→ Listed entries:
○ ○ ○

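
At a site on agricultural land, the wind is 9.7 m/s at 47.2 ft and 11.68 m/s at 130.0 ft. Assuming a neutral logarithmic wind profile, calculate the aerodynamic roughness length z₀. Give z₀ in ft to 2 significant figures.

Log law: V(z) ∝ ln(z/z₀). With r = V₁/V₂ = 9.7/11.68 = 0.83048,
r · ln(z₂/z₀) = ln(z₁/z₀) ⇒ ln z₀ = (ln z₁ − r·ln z₂)/(1 − r)
ln z₀ = (3.85439 − 0.83048×4.86753) / 0.16952 = -1.1090
z₀ = exp(-1.1090) = 0.3299 ft

z₀ ≈ 0.33 ft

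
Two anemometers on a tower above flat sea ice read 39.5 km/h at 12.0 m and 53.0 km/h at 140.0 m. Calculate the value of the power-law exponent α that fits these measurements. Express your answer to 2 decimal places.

α ≈ 0.12

Power law: V₂/V₁ = (z₂/z₁)^α ⇒ α = ln(V₂/V₁) / ln(z₂/z₁)
α = ln(53.0/39.5) / ln(140.0/12.0) = ln(1.3418) / ln(11.6667)
  = 0.29399 / 2.45674 = 0.11967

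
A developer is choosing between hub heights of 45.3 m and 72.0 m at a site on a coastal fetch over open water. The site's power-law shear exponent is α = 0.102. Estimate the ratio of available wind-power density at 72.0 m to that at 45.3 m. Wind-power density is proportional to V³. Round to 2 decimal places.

Speed ratio: V_B/V_A = (z_B/z_A)^α = (72.0/45.3)^0.102 = (1.5894)^0.102 = 1.04840
Power-density ratio: P_B/P_A = (V_B/V_A)³ = (1.04840)³ = 1.15233

1.15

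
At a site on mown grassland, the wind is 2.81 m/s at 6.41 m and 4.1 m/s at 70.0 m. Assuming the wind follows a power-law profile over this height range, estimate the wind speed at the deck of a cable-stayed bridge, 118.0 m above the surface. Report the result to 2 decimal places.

First find α: α = ln(V₂/V₁)/ln(z₂/z₁) = ln(4.1/2.81)/ln(70.0/6.41) = 0.37780/2.39064 = 0.1580
Extrapolate from 70.0 m to 118.0 m: V₃ = 4.1 × (118.0/70.0)^0.1580 = 4.1 × 1.0860 = 4.4527 m/s

4.45 m/s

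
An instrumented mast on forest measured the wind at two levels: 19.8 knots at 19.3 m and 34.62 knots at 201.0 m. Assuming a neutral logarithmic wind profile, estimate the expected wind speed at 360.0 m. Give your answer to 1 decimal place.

38.3 knots

Log law: V ∝ ln(z/z₀). From the pair, with r = V₁/V₂ = 0.57192,
ln z₀ = (ln z₁ − r·ln z₂)/(1 − r) = (2.9601 − 0.57192×5.3033)/0.42808 = -0.1705 → z₀ = 0.8433 m
V₃ = V₁ · ln(z₃/z₀)/ln(z₁/z₀) = 19.8 × 6.0566/3.1306 = 38.3060 knots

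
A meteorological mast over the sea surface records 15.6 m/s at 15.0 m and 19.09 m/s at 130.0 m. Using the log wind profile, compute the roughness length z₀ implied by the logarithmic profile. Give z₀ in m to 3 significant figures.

z₀ ≈ 0.000964 m

Log law: V(z) ∝ ln(z/z₀). With r = V₁/V₂ = 15.6/19.09 = 0.81718,
r · ln(z₂/z₀) = ln(z₁/z₀) ⇒ ln z₀ = (ln z₁ − r·ln z₂)/(1 − r)
ln z₀ = (2.70805 − 0.81718×4.86753) / 0.18282 = -6.9447
z₀ = exp(-6.9447) = 0.0009638 m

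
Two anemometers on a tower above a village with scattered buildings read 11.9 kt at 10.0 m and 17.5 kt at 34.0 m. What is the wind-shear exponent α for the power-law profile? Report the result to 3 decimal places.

α ≈ 0.315

Power law: V₂/V₁ = (z₂/z₁)^α ⇒ α = ln(V₂/V₁) / ln(z₂/z₁)
α = ln(17.5/11.9) / ln(34.0/10.0) = ln(1.4706) / ln(3.4000)
  = 0.38566 / 1.22378 = 0.31514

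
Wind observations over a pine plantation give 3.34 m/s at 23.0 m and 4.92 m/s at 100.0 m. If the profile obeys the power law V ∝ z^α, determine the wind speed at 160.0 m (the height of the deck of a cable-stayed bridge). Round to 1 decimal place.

First find α: α = ln(V₂/V₁)/ln(z₂/z₁) = ln(4.92/3.34)/ln(100.0/23.0) = 0.38734/1.46968 = 0.2636
Extrapolate from 100.0 m to 160.0 m: V₃ = 4.92 × (160.0/100.0)^0.2636 = 4.92 × 1.1319 = 5.5688 m/s

5.6 m/s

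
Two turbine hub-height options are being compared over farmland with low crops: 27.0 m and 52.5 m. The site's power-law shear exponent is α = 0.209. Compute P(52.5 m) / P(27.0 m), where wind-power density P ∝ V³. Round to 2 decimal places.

Speed ratio: V_B/V_A = (z_B/z_A)^α = (52.5/27.0)^0.209 = (1.9444)^0.209 = 1.14910
Power-density ratio: P_B/P_A = (V_B/V_A)³ = (1.14910)³ = 1.51731

1.52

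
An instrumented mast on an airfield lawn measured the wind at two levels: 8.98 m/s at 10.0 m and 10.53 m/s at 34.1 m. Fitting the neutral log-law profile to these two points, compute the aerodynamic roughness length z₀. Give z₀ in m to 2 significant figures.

Log law: V(z) ∝ ln(z/z₀). With r = V₁/V₂ = 8.98/10.53 = 0.85280,
r · ln(z₂/z₀) = ln(z₁/z₀) ⇒ ln z₀ = (ln z₁ − r·ln z₂)/(1 − r)
ln z₀ = (2.30259 − 0.85280×3.52930) / 0.14720 = -4.8044
z₀ = exp(-4.8044) = 0.008193 m

z₀ ≈ 0.0082 m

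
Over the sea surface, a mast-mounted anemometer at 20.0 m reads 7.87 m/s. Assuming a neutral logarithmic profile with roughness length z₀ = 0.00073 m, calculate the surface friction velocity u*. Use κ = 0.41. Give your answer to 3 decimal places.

u* ≈ 0.316 m/s

Log law: V(z) = (u*/κ) · ln(z/z₀) ⇒ u* = κ · V / ln(z/z₀)
u* = 0.41 × 7.87 / ln(20.0/0.00073) = 0.41 × 7.87 / 10.2182
   = 3.2267 / 10.2182 = 0.3158 m/s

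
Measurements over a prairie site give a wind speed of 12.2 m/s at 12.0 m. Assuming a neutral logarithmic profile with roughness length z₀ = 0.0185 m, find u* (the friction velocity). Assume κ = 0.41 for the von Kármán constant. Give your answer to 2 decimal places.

u* ≈ 0.77 m/s

Log law: V(z) = (u*/κ) · ln(z/z₀) ⇒ u* = κ · V / ln(z/z₀)
u* = 0.41 × 12.2 / ln(12.0/0.0185) = 0.41 × 12.2 / 6.4749
   = 5.0020 / 6.4749 = 0.7725 m/s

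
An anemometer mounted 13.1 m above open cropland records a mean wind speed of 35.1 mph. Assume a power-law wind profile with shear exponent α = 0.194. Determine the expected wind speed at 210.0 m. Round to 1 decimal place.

Power-law profile: V₂ = V₁ · (z₂/z₁)^α
V₂ = 35.1 × (210.0/13.1)^0.194 = 35.1 × (16.0305)^0.194
    = 35.1 × 1.7130 = 60.1267 mph

60.1 mph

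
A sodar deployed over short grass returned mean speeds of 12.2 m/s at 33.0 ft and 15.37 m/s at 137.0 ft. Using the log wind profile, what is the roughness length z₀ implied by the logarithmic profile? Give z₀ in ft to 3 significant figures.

Log law: V(z) ∝ ln(z/z₀). With r = V₁/V₂ = 12.2/15.37 = 0.79375,
r · ln(z₂/z₀) = ln(z₁/z₀) ⇒ ln z₀ = (ln z₁ − r·ln z₂)/(1 − r)
ln z₀ = (3.49651 − 0.79375×4.91998) / 0.20625 = -1.9818
z₀ = exp(-1.9818) = 0.1378 ft

z₀ ≈ 0.138 ft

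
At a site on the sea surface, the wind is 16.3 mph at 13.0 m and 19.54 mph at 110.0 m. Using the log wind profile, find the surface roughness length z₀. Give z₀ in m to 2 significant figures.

z₀ ≈ 0.00028 m

Log law: V(z) ∝ ln(z/z₀). With r = V₁/V₂ = 16.3/19.54 = 0.83419,
r · ln(z₂/z₀) = ln(z₁/z₀) ⇒ ln z₀ = (ln z₁ − r·ln z₂)/(1 − r)
ln z₀ = (2.56495 − 0.83419×4.70048) / 0.16581 = -8.1786
z₀ = exp(-8.1786) = 0.0002806 m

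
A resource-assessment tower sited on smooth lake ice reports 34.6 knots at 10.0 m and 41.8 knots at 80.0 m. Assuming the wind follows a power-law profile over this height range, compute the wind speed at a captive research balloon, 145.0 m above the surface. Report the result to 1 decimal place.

First find α: α = ln(V₂/V₁)/ln(z₂/z₁) = ln(41.8/34.6)/ln(80.0/10.0) = 0.18904/2.07944 = 0.0909
Extrapolate from 80.0 m to 145.0 m: V₃ = 41.8 × (145.0/80.0)^0.0909 = 41.8 × 1.0556 = 44.1221 knots

44.1 knots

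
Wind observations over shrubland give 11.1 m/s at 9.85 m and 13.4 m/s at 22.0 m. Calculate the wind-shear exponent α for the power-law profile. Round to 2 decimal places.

Power law: V₂/V₁ = (z₂/z₁)^α ⇒ α = ln(V₂/V₁) / ln(z₂/z₁)
α = ln(13.4/11.1) / ln(22.0/9.85) = ln(1.2072) / ln(2.2335)
  = 0.18831 / 0.80357 = 0.23434

α ≈ 0.23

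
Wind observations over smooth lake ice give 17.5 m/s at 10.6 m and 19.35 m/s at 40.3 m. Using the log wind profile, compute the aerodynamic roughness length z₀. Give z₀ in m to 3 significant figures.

z₀ ≈ 0.0000346 m

Log law: V(z) ∝ ln(z/z₀). With r = V₁/V₂ = 17.5/19.35 = 0.90439,
r · ln(z₂/z₀) = ln(z₁/z₀) ⇒ ln z₀ = (ln z₁ − r·ln z₂)/(1 − r)
ln z₀ = (2.36085 − 0.90439×3.69635) / 0.09561 = -10.2722
z₀ = exp(-10.2722) = 0.00003458 m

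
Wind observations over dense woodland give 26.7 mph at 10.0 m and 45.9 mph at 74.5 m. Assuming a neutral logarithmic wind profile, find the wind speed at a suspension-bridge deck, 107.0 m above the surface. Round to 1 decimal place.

Log law: V ∝ ln(z/z₀). From the pair, with r = V₁/V₂ = 0.58170,
ln z₀ = (ln z₁ − r·ln z₂)/(1 − r) = (2.3026 − 0.58170×4.3108)/0.41830 = -0.4901 → z₀ = 0.6126 m
V₃ = V₁ · ln(z₃/z₀)/ln(z₁/z₀) = 26.7 × 5.1629/2.7927 = 49.3613 mph

49.4 mph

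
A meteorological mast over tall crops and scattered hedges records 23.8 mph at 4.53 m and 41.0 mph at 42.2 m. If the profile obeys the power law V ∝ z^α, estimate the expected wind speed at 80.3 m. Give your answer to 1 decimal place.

First find α: α = ln(V₂/V₁)/ln(z₂/z₁) = ln(41.0/23.8)/ln(42.2/4.53) = 0.54389/2.23170 = 0.2437
Extrapolate from 42.2 m to 80.3 m: V₃ = 41.0 × (80.3/42.2)^0.2437 = 41.0 × 1.1698 = 47.9598 mph

48.0 mph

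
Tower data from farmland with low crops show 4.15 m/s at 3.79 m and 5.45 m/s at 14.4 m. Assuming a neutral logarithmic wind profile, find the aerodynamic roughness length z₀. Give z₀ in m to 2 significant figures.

Log law: V(z) ∝ ln(z/z₀). With r = V₁/V₂ = 4.15/5.45 = 0.76147,
r · ln(z₂/z₀) = ln(z₁/z₀) ⇒ ln z₀ = (ln z₁ − r·ln z₂)/(1 − r)
ln z₀ = (1.33237 − 0.76147×2.66723) / 0.23853 = -2.9289
z₀ = exp(-2.9289) = 0.05345 m

z₀ ≈ 0.053 m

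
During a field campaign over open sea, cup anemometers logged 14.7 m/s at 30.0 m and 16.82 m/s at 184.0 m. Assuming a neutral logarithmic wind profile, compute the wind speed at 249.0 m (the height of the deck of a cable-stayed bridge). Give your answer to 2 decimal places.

Log law: V ∝ ln(z/z₀). From the pair, with r = V₁/V₂ = 0.87396,
ln z₀ = (ln z₁ − r·ln z₂)/(1 − r) = (3.4012 − 0.87396×5.2149)/0.12604 = -9.1752 → z₀ = 0.0001036 m
V₃ = V₁ · ln(z₃/z₀)/ln(z₁/z₀) = 14.7 × 14.6926/12.5764 = 17.1736 m/s

17.17 m/s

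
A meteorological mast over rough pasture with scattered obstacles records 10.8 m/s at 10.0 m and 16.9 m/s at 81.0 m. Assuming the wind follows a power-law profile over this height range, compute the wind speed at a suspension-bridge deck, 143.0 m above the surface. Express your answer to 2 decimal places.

19.09 m/s

First find α: α = ln(V₂/V₁)/ln(z₂/z₁) = ln(16.9/10.8)/ln(81.0/10.0) = 0.44777/2.09186 = 0.2141
Extrapolate from 81.0 m to 143.0 m: V₃ = 16.9 × (143.0/81.0)^0.2141 = 16.9 × 1.1294 = 19.0865 m/s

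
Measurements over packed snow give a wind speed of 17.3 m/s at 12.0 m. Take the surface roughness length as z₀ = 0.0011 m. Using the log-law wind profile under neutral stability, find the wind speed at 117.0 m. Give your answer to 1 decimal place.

21.5 m/s

Log law: V(z) ∝ ln(z/z₀), so V₂/V₁ = ln(z₂/z₀) / ln(z₁/z₀).
ln(117.0/0.0011) = 11.5746, ln(12.0/0.0011) = 9.2974
V₂ = 17.3 × 11.5746/9.2974 = 17.3 × 1.2449 = 21.5374 m/s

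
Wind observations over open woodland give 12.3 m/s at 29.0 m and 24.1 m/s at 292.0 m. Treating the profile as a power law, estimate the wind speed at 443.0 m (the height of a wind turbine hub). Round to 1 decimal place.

27.2 m/s

First find α: α = ln(V₂/V₁)/ln(z₂/z₁) = ln(24.1/12.3)/ln(292.0/29.0) = 0.67261/2.30946 = 0.2912
Extrapolate from 292.0 m to 443.0 m: V₃ = 24.1 × (443.0/292.0)^0.2912 = 24.1 × 1.1291 = 27.2106 m/s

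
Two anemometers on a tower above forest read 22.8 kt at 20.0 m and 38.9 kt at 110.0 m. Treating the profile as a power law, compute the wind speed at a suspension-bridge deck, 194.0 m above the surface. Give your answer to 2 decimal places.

46.47 kt

First find α: α = ln(V₂/V₁)/ln(z₂/z₁) = ln(38.9/22.8)/ln(110.0/20.0) = 0.53423/1.70475 = 0.3134
Extrapolate from 110.0 m to 194.0 m: V₃ = 38.9 × (194.0/110.0)^0.3134 = 38.9 × 1.1946 = 46.4696 kt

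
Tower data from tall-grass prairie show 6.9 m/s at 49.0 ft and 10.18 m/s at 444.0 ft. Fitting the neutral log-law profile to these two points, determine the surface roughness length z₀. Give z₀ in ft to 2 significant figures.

Log law: V(z) ∝ ln(z/z₀). With r = V₁/V₂ = 6.9/10.18 = 0.67780,
r · ln(z₂/z₀) = ln(z₁/z₀) ⇒ ln z₀ = (ln z₁ − r·ln z₂)/(1 − r)
ln z₀ = (3.89182 − 0.67780×6.09582) / 0.32220 = -0.7447
z₀ = exp(-0.7447) = 0.4749 ft

z₀ ≈ 0.47 ft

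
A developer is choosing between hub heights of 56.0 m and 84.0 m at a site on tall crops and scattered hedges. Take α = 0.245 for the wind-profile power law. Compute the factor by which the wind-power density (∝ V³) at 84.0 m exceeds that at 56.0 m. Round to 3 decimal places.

Speed ratio: V_B/V_A = (z_B/z_A)^α = (84.0/56.0)^0.245 = (1.5000)^0.245 = 1.10444
Power-density ratio: P_B/P_A = (V_B/V_A)³ = (1.10444)³ = 1.34718

1.347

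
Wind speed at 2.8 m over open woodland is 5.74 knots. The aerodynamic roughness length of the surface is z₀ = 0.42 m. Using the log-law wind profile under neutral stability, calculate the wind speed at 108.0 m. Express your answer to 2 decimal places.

Log law: V(z) ∝ ln(z/z₀), so V₂/V₁ = ln(z₂/z₀) / ln(z₁/z₀).
ln(108.0/0.42) = 5.5496, ln(2.8/0.42) = 1.8971
V₂ = 5.74 × 5.5496/1.8971 = 5.74 × 2.9253 = 16.7912 knots

16.79 knots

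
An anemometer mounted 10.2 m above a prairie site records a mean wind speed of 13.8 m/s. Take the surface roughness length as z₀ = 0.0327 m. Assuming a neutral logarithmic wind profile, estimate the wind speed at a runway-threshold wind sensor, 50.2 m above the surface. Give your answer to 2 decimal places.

Log law: V(z) ∝ ln(z/z₀), so V₂/V₁ = ln(z₂/z₀) / ln(z₁/z₀).
ln(50.2/0.0327) = 7.3364, ln(10.2/0.0327) = 5.7428
V₂ = 13.8 × 7.3364/5.7428 = 13.8 × 1.2775 = 17.6295 m/s

17.63 m/s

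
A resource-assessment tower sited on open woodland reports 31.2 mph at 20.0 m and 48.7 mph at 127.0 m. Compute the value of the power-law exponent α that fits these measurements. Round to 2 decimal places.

Power law: V₂/V₁ = (z₂/z₁)^α ⇒ α = ln(V₂/V₁) / ln(z₂/z₁)
α = ln(48.7/31.2) / ln(127.0/20.0) = ln(1.5609) / ln(6.3500)
  = 0.44526 / 1.84845 = 0.24088

α ≈ 0.24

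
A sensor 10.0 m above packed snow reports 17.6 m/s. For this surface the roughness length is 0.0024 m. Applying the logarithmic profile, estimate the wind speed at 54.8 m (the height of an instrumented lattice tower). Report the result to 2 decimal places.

Log law: V(z) ∝ ln(z/z₀), so V₂/V₁ = ln(z₂/z₀) / ln(z₁/z₀).
ln(54.8/0.0024) = 10.0360, ln(10.0/0.0024) = 8.3349
V₂ = 17.6 × 10.0360/8.3349 = 17.6 × 1.2041 = 21.1921 m/s

21.19 m/s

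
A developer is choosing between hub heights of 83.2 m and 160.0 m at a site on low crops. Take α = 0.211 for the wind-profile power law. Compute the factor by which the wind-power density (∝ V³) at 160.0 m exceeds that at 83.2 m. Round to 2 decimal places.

1.51

Speed ratio: V_B/V_A = (z_B/z_A)^α = (160.0/83.2)^0.211 = (1.9231)^0.211 = 1.14795
Power-density ratio: P_B/P_A = (V_B/V_A)³ = (1.14795)³ = 1.51276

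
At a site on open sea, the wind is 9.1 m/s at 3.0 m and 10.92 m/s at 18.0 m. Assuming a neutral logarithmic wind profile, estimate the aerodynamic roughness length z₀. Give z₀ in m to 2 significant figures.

z₀ ≈ 0.00039 m

Log law: V(z) ∝ ln(z/z₀). With r = V₁/V₂ = 9.1/10.92 = 0.83333,
r · ln(z₂/z₀) = ln(z₁/z₀) ⇒ ln z₀ = (ln z₁ − r·ln z₂)/(1 − r)
ln z₀ = (1.09861 − 0.83333×2.89037) / 0.16667 = -7.8602
z₀ = exp(-7.8602) = 0.0003858 m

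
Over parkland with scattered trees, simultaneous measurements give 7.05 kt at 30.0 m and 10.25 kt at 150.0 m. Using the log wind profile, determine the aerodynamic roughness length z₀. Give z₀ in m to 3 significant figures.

z₀ ≈ 0.865 m

Log law: V(z) ∝ ln(z/z₀). With r = V₁/V₂ = 7.05/10.25 = 0.68780,
r · ln(z₂/z₀) = ln(z₁/z₀) ⇒ ln z₀ = (ln z₁ − r·ln z₂)/(1 − r)
ln z₀ = (3.40120 − 0.68780×5.01064) / 0.31220 = -0.1446
z₀ = exp(-0.1446) = 0.8654 m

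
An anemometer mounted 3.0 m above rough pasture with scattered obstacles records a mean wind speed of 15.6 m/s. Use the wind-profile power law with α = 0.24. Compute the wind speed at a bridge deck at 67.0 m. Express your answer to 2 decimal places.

32.88 m/s

Power-law profile: V₂ = V₁ · (z₂/z₁)^α
V₂ = 15.6 × (67.0/3.0)^0.24 = 15.6 × (22.3333)^0.24
    = 15.6 × 2.1074 = 32.8756 m/s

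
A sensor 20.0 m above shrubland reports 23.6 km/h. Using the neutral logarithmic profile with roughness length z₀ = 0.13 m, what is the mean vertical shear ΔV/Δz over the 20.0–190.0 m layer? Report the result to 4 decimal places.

0.0621 km/h/m

Log law: V₂ = V₁ · ln(z₂/z₀)/ln(z₁/z₀) = 23.6 × 7.2872/5.0360 = 34.1502 km/h
ΔV/Δz = (34.1502 − 23.6)/(190.0 − 20.0) = 10.5502/170.0000 = 0.06206 km/h/m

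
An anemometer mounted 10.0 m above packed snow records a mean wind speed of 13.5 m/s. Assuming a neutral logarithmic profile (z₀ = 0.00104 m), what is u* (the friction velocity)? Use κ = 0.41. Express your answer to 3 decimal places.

Log law: V(z) = (u*/κ) · ln(z/z₀) ⇒ u* = κ · V / ln(z/z₀)
u* = 0.41 × 13.5 / ln(10.0/0.00104) = 0.41 × 13.5 / 9.1711
   = 5.5350 / 9.1711 = 0.6035 m/s

u* ≈ 0.604 m/s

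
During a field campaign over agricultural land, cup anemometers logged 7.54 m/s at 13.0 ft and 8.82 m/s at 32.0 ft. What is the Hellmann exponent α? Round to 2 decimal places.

Power law: V₂/V₁ = (z₂/z₁)^α ⇒ α = ln(V₂/V₁) / ln(z₂/z₁)
α = ln(8.82/7.54) / ln(32.0/13.0) = ln(1.1698) / ln(2.4615)
  = 0.15680 / 0.90079 = 0.17407

α ≈ 0.17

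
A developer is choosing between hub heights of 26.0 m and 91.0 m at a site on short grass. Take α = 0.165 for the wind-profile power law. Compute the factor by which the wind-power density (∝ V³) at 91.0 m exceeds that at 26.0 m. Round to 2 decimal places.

Speed ratio: V_B/V_A = (z_B/z_A)^α = (91.0/26.0)^0.165 = (3.5000)^0.165 = 1.22962
Power-density ratio: P_B/P_A = (V_B/V_A)³ = (1.22962)³ = 1.85915

1.86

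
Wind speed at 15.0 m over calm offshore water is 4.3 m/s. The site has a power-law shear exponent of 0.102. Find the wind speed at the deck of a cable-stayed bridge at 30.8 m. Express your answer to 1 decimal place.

Power-law profile: V₂ = V₁ · (z₂/z₁)^α
V₂ = 4.3 × (30.8/15.0)^0.102 = 4.3 × (2.0533)^0.102
    = 4.3 × 1.0761 = 4.6274 m/s

4.6 m/s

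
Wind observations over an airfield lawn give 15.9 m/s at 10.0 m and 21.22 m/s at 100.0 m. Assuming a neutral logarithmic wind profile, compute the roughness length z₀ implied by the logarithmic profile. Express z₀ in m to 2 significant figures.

Log law: V(z) ∝ ln(z/z₀). With r = V₁/V₂ = 15.9/21.22 = 0.74929,
r · ln(z₂/z₀) = ln(z₁/z₀) ⇒ ln z₀ = (ln z₁ − r·ln z₂)/(1 − r)
ln z₀ = (2.30259 − 0.74929×4.60517) / 0.25071 = -4.5792
z₀ = exp(-4.5792) = 0.01026 m

z₀ ≈ 0.010 m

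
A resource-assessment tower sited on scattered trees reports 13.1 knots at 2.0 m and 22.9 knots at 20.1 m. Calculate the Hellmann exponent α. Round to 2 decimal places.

Power law: V₂/V₁ = (z₂/z₁)^α ⇒ α = ln(V₂/V₁) / ln(z₂/z₁)
α = ln(22.9/13.1) / ln(20.1/2.0) = ln(1.7481) / ln(10.0500)
  = 0.55852 / 2.30757 = 0.24204

α ≈ 0.24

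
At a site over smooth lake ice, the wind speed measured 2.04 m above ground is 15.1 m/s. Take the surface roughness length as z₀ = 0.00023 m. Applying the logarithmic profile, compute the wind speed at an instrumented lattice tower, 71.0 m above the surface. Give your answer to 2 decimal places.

21.00 m/s

Log law: V(z) ∝ ln(z/z₀), so V₂/V₁ = ln(z₂/z₀) / ln(z₁/z₀).
ln(71.0/0.00023) = 12.6401, ln(2.04/0.00023) = 9.0904
V₂ = 15.1 × 12.6401/9.0904 = 15.1 × 1.3905 = 20.9964 m/s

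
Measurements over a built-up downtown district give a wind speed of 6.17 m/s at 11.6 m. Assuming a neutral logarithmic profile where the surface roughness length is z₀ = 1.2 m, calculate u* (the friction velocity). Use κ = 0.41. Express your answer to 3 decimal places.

Log law: V(z) = (u*/κ) · ln(z/z₀) ⇒ u* = κ · V / ln(z/z₀)
u* = 0.41 × 6.17 / ln(11.6/1.2) = 0.41 × 6.17 / 2.2687
   = 2.5297 / 2.2687 = 1.1151 m/s

u* ≈ 1.115 m/s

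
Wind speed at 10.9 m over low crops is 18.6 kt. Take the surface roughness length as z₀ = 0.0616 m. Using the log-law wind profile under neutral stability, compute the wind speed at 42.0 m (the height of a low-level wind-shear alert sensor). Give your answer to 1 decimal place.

23.4 kt

Log law: V(z) ∝ ln(z/z₀), so V₂/V₁ = ln(z₂/z₀) / ln(z₁/z₀).
ln(42.0/0.0616) = 6.5248, ln(10.9/0.0616) = 5.1759
V₂ = 18.6 × 6.5248/5.1759 = 18.6 × 1.2606 = 23.4474 kt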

○ ○ ○

→ What you have to do:
Produce an exact copy of the lines from the one containing "Measurements over a built-up" through the final line of the data, both ends included, and only those.

→ Output:
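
Measurements over a built-up downtown district give a wind speed of 6.17 m/s at 11.6 m. Assuming a neutral logarithmic profile where the surface roughness length is z₀ = 1.2 m, calculate u* (the friction velocity). Use κ = 0.41. Express your answer to 3 decimal places.

Log law: V(z) = (u*/κ) · ln(z/z₀) ⇒ u* = κ · V / ln(z/z₀)
u* = 0.41 × 6.17 / ln(11.6/1.2) = 0.41 × 6.17 / 2.2687
   = 2.5297 / 2.2687 = 1.1151 m/s

u* ≈ 1.115 m/s

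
Wind speed at 10.9 m over low crops is 18.6 kt. Take the surface roughness length as z₀ = 0.0616 m. Using the log-law wind profile under neutral stability, compute the wind speed at 42.0 m (the height of a low-level wind-shear alert sensor). Give your answer to 1 decimal place.

23.4 kt

Log law: V(z) ∝ ln(z/z₀), so V₂/V₁ = ln(z₂/z₀) / ln(z₁/z₀).
ln(42.0/0.0616) = 6.5248, ln(10.9/0.0616) = 5.1759
V₂ = 18.6 × 6.5248/5.1759 = 18.6 × 1.2606 = 23.4474 kt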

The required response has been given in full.